Entries provided:

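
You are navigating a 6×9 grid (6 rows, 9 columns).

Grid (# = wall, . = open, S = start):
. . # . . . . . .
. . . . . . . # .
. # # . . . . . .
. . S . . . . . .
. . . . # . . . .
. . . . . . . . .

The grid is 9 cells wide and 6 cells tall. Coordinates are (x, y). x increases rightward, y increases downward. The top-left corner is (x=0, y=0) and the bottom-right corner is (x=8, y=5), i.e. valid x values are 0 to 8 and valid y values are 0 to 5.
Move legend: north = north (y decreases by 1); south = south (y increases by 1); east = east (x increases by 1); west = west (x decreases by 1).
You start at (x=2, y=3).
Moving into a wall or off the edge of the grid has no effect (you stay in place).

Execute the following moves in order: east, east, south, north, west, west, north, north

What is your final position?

Start: (x=2, y=3)
  east (east): (x=2, y=3) -> (x=3, y=3)
  east (east): (x=3, y=3) -> (x=4, y=3)
  south (south): blocked, stay at (x=4, y=3)
  north (north): (x=4, y=3) -> (x=4, y=2)
  west (west): (x=4, y=2) -> (x=3, y=2)
  west (west): blocked, stay at (x=3, y=2)
  north (north): (x=3, y=2) -> (x=3, y=1)
  north (north): (x=3, y=1) -> (x=3, y=0)
Final: (x=3, y=0)

Answer: Final position: (x=3, y=0)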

Action item: For the string "increases", find every line of the material that contains it, and copy each one.

Answer to this problem:
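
The grid is 9 cells wide and 6 cells tall. Coordinates are (x, y). x increases rightward, y increases downward. The top-left corner is (x=0, y=0) and the bottom-right corner is (x=8, y=5), i.e. valid x values are 0 to 8 and valid y values are 0 to 5.
Move legend: north = north (y decreases by 1); south = south (y increases by 1); east = east (x increases by 1); west = west (x decreases by 1).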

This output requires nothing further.